▶ What the task requires
Nothing in the data may be changed; retype all of it.

***** Material for this exercise *****

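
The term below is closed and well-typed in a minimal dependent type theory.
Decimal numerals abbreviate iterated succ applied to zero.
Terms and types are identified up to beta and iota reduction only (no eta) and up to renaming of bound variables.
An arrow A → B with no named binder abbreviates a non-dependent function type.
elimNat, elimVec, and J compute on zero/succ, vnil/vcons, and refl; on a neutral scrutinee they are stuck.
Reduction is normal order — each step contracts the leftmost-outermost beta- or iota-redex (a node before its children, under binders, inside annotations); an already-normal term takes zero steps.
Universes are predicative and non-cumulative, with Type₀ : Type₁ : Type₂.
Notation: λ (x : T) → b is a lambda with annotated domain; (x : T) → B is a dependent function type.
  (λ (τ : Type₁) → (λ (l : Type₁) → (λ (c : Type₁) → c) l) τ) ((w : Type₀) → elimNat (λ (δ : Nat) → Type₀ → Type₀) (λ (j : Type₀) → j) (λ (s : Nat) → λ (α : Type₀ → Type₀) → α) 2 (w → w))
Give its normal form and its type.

reduced normal form:
  (τ : Type₀) → τ → τ
inferred type:
  Type₁
observation: contracting a beta-redex first, the term normalizes in 11 steps.


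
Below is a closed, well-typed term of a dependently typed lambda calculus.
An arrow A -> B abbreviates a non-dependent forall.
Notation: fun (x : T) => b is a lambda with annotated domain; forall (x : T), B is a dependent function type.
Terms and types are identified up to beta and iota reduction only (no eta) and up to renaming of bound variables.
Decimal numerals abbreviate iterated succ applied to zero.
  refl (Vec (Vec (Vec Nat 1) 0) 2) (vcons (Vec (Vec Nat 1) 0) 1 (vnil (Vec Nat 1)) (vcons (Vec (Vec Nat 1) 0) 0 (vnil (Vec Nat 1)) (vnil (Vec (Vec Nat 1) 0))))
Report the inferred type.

type:
  Eq (Vec (Vec (Vec Nat 1) 0) 2) (vcons (Vec (Vec Nat 1) 0) 1 (vnil (Vec Nat 1)) (vcons (Vec (Vec Nat 1) 0) 0 (vnil (Vec Nat 1)) (vnil (Vec (Vec Nat 1) 0)))) (vcons (Vec (Vec Nat 1) 0) 1 (vnil (Vec Nat 1)) (vcons (Vec (Vec Nat 1) 0) 0 (vnil (Vec Nat 1)) (vnil (Vec (Vec Nat 1) 0))))


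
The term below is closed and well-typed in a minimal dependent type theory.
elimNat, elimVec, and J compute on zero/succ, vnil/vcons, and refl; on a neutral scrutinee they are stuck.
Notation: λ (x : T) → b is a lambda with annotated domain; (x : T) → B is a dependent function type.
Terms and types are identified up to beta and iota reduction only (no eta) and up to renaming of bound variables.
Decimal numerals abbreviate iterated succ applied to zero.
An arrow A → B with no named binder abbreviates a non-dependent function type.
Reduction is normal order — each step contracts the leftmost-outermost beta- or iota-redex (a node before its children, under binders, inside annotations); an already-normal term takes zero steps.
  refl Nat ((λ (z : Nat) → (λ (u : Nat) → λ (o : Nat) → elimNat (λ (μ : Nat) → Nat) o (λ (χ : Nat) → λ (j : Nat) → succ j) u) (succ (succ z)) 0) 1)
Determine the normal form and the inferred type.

resulting normal form:
  refl Nat 3
the term's type:
  Eq Nat 3 3
observation: the leftmost-outermost redex is a beta-redex, and normalization takes 13 steps.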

*****

▶ Your solution
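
The term below is closed and well-typed in a minimal dependent type theory.
Decimal numerals abbreviate iterated succ applied to zero.
Terms and types are identified up to beta and iota reduction only (no eta) and up to renaming of bound variables.
An arrow A → B with no named binder abbreviates a non-dependent function type.
elimNat, elimVec, and J compute on zero/succ, vnil/vcons, and refl; on a neutral scrutinee they are stuck.
Reduction is normal order — each step contracts the leftmost-outermost beta- or iota-redex (a node before its children, under binders, inside annotations); an already-normal term takes zero steps.
Universes are predicative and non-cumulative, with Type₀ : Type₁ : Type₂.
Notation: λ (x : T) → b is a lambda with annotated domain; (x : T) → B is a dependent function type.
  (λ (τ : Type₁) → (λ (l : Type₁) → (λ (c : Type₁) → c) l) τ) ((w : Type₀) → elimNat (λ (δ : Nat) → Type₀ → Type₀) (λ (j : Type₀) → j) (λ (s : Nat) → λ (α : Type₀ → Type₀) → α) 2 (w → w))
Give its normal form and its type.

reduced normal form:
  (τ : Type₀) → τ → τ
inferred type:
  Type₁
observation: contracting a beta-redex first, the term normalizes in 11 steps.


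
Below is a closed, well-typed term of a dependently typed lambda calculus.
An arrow A -> B abbreviates a non-dependent forall.
Notation: fun (x : T) => b is a lambda with annotated domain; forall (x : T), B is a dependent function type.
Terms and types are identified up to beta and iota reduction only (no eta) and up to renaming of bound variables.
Decimal numerals abbreviate iterated succ applied to zero.
  refl (Vec (Vec (Vec Nat 1) 0) 2) (vcons (Vec (Vec Nat 1) 0) 1 (vnil (Vec Nat 1)) (vcons (Vec (Vec Nat 1) 0) 0 (vnil (Vec Nat 1)) (vnil (Vec (Vec Nat 1) 0))))
Report the inferred type.

type:
  Eq (Vec (Vec (Vec Nat 1) 0) 2) (vcons (Vec (Vec Nat 1) 0) 1 (vnil (Vec Nat 1)) (vcons (Vec (Vec Nat 1) 0) 0 (vnil (Vec Nat 1)) (vnil (Vec (Vec Nat 1) 0)))) (vcons (Vec (Vec Nat 1) 0) 1 (vnil (Vec Nat 1)) (vcons (Vec (Vec Nat 1) 0) 0 (vnil (Vec Nat 1)) (vnil (Vec (Vec Nat 1) 0))))


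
The term below is closed and well-typed in a minimal dependent type theory.
elimNat, elimVec, and J compute on zero/succ, vnil/vcons, and refl; on a neutral scrutinee they are stuck.
Notation: λ (x : T) → b is a lambda with annotated domain; (x : T) → B is a dependent function type.
Terms and types are identified up to beta and iota reduction only (no eta) and up to renaming of bound variables.
Decimal numerals abbreviate iterated succ applied to zero.
An arrow A → B with no named binder abbreviates a non-dependent function type.
Reduction is normal order — each step contracts the leftmost-outermost beta- or iota-redex (a node before its children, under binders, inside annotations); an already-normal term takes zero steps.
  refl Nat ((λ (z : Nat) → (λ (u : Nat) → λ (o : Nat) → elimNat (λ (μ : Nat) → Nat) o (λ (χ : Nat) → λ (j : Nat) → succ j) u) (succ (succ z)) 0) 1)
Determine the normal form and the inferred type.

resulting normal form:
  refl Nat 3
the term's type:
  Eq Nat 3 3
observation: the leftmost-outermost redex is a beta-redex, and normalization takes 13 steps.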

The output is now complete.